### [TASK OBJECTIVE]
Set every record down again, exactly and completely.

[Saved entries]
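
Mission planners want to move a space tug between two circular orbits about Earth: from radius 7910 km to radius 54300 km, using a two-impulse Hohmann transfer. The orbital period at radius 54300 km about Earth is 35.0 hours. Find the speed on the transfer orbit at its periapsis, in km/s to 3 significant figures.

v = 9.37 km/s

From Kepler's third law T² = 4π²r³/μ at r = 54300 km, T = 35.0 hours = 35.0 × 3600 s = 1.260×10^5 s: μ = 4π²r³/T² = 3.98124×10^5 km³/s².
Semi-major axis of the transfer orbit: a_t = (7910 + 54300)/2 = 31105 km.
At periapsis, r = 7910 km.
From the vis-viva equation, v = √[μ(2/r − 1/a_t)] = 9.374 km/s.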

### [ANSWER SPACE]
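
Mission planners want to move a space tug between two circular orbits about Earth: from radius 7910 km to radius 54300 km, using a two-impulse Hohmann transfer. The orbital period at radius 54300 km about Earth is 35.0 hours. Find the speed on the transfer orbit at its periapsis, in km/s to 3 significant figures.

v = 9.37 km/s

From Kepler's third law T² = 4π²r³/μ at r = 54300 km, T = 35.0 hours = 35.0 × 3600 s = 1.260×10^5 s: μ = 4π²r³/T² = 3.98124×10^5 km³/s².
Semi-major axis of the transfer orbit: a_t = (7910 + 54300)/2 = 31105 km.
At periapsis, r = 7910 km.
From the vis-viva equation, v = √[μ(2/r − 1/a_t)] = 9.374 km/s.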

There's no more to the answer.